(Stored data entries)
▬▬▬

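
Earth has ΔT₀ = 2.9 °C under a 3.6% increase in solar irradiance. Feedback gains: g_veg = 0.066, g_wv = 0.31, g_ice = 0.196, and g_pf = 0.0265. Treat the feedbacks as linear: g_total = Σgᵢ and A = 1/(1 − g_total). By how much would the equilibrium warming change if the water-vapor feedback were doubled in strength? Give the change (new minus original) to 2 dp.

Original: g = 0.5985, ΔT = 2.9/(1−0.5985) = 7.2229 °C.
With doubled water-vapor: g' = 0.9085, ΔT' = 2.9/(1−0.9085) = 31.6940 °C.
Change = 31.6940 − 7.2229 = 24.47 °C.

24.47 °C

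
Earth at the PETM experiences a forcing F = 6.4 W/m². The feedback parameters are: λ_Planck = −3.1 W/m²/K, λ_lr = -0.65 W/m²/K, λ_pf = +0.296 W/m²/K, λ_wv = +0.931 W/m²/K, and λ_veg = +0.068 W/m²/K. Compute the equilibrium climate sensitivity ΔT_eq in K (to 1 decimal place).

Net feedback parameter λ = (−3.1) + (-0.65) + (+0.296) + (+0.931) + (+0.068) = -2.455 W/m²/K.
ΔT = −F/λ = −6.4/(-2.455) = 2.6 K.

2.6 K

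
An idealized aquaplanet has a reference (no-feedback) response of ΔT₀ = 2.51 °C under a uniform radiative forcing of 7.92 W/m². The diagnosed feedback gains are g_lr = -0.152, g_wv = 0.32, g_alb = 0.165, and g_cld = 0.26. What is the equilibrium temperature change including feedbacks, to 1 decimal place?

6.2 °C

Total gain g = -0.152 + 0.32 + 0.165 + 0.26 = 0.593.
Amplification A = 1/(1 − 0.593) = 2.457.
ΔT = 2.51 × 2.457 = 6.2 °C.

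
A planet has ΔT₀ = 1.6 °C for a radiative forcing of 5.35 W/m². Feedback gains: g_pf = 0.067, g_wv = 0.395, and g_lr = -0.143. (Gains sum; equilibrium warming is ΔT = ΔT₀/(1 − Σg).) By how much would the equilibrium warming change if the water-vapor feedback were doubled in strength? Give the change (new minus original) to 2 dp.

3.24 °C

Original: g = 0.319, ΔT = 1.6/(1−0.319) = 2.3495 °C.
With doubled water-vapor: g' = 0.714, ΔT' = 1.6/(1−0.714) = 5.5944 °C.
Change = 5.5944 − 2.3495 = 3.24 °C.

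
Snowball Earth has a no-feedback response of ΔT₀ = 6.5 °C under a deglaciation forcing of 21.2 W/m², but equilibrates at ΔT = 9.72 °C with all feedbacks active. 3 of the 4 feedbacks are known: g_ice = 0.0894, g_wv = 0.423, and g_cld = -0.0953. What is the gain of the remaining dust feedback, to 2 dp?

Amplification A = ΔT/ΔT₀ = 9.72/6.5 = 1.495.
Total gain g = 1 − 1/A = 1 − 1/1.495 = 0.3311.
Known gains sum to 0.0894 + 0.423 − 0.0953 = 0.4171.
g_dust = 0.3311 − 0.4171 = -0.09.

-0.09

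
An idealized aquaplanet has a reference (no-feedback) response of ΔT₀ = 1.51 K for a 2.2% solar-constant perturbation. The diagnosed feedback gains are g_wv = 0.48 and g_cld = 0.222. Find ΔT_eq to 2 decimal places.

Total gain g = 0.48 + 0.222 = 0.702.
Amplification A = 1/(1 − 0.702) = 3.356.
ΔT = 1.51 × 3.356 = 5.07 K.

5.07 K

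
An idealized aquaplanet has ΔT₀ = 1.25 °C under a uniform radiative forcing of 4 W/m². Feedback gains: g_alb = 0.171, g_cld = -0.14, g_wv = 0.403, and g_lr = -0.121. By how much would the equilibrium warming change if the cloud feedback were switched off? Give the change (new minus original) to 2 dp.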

▬▬▬

Your instructions: Repeat the data in full, matching each line exactly.

Solution to the exercise:
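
Earth has ΔT₀ = 2.9 °C under a 3.6% increase in solar irradiance. Feedback gains: g_veg = 0.066, g_wv = 0.31, g_ice = 0.196, and g_pf = 0.0265. Treat the feedbacks as linear: g_total = Σgᵢ and A = 1/(1 − g_total). By how much would the equilibrium warming change if the water-vapor feedback were doubled in strength? Give the change (new minus original) to 2 dp.

Original: g = 0.5985, ΔT = 2.9/(1−0.5985) = 7.2229 °C.
With doubled water-vapor: g' = 0.9085, ΔT' = 2.9/(1−0.9085) = 31.6940 °C.
Change = 31.6940 − 7.2229 = 24.47 °C.

24.47 °C

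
Earth at the PETM experiences a forcing F = 6.4 W/m². The feedback parameters are: λ_Planck = −3.1 W/m²/K, λ_lr = -0.65 W/m²/K, λ_pf = +0.296 W/m²/K, λ_wv = +0.931 W/m²/K, and λ_veg = +0.068 W/m²/K. Compute the equilibrium climate sensitivity ΔT_eq in K (to 1 decimal place).

Net feedback parameter λ = (−3.1) + (-0.65) + (+0.296) + (+0.931) + (+0.068) = -2.455 W/m²/K.
ΔT = −F/λ = −6.4/(-2.455) = 2.6 K.

2.6 K

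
An idealized aquaplanet has a reference (no-feedback) response of ΔT₀ = 2.51 °C under a uniform radiative forcing of 7.92 W/m². The diagnosed feedback gains are g_lr = -0.152, g_wv = 0.32, g_alb = 0.165, and g_cld = 0.26. What is the equilibrium temperature change including feedbacks, to 1 decimal place?

6.2 °C

Total gain g = -0.152 + 0.32 + 0.165 + 0.26 = 0.593.
Amplification A = 1/(1 − 0.593) = 2.457.
ΔT = 2.51 × 2.457 = 6.2 °C.

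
A planet has ΔT₀ = 1.6 °C for a radiative forcing of 5.35 W/m². Feedback gains: g_pf = 0.067, g_wv = 0.395, and g_lr = -0.143. (Gains sum; equilibrium warming is ΔT = ΔT₀/(1 − Σg).) By how much would the equilibrium warming change if the water-vapor feedback were doubled in strength? Give the change (new minus original) to 2 dp.

3.24 °C

Original: g = 0.319, ΔT = 1.6/(1−0.319) = 2.3495 °C.
With doubled water-vapor: g' = 0.714, ΔT' = 1.6/(1−0.714) = 5.5944 °C.
Change = 5.5944 − 2.3495 = 3.24 °C.

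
Snowball Earth has a no-feedback response of ΔT₀ = 6.5 °C under a deglaciation forcing of 21.2 W/m², but equilibrates at ΔT = 9.72 °C with all feedbacks active. 3 of the 4 feedbacks are known: g_ice = 0.0894, g_wv = 0.423, and g_cld = -0.0953. What is the gain of the remaining dust feedback, to 2 dp?

Amplification A = ΔT/ΔT₀ = 9.72/6.5 = 1.495.
Total gain g = 1 − 1/A = 1 − 1/1.495 = 0.3311.
Known gains sum to 0.0894 + 0.423 − 0.0953 = 0.4171.
g_dust = 0.3311 − 0.4171 = -0.09.

-0.09

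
An idealized aquaplanet has a reference (no-feedback) response of ΔT₀ = 1.51 K for a 2.2% solar-constant perturbation. The diagnosed feedback gains are g_wv = 0.48 and g_cld = 0.222. Find ΔT_eq to 2 decimal places.

Total gain g = 0.48 + 0.222 = 0.702.
Amplification A = 1/(1 − 0.702) = 3.356.
ΔT = 1.51 × 3.356 = 5.07 K.

5.07 K

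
An idealized aquaplanet has ΔT₀ = 1.25 °C under a uniform radiative forcing of 4 W/m². Feedback gains: g_alb = 0.171, g_cld = -0.14, g_wv = 0.403, and g_lr = -0.121. By how much would the equilibrium warming change if the cloud feedback were switched off? Give the change (new minus original) to 2 dp.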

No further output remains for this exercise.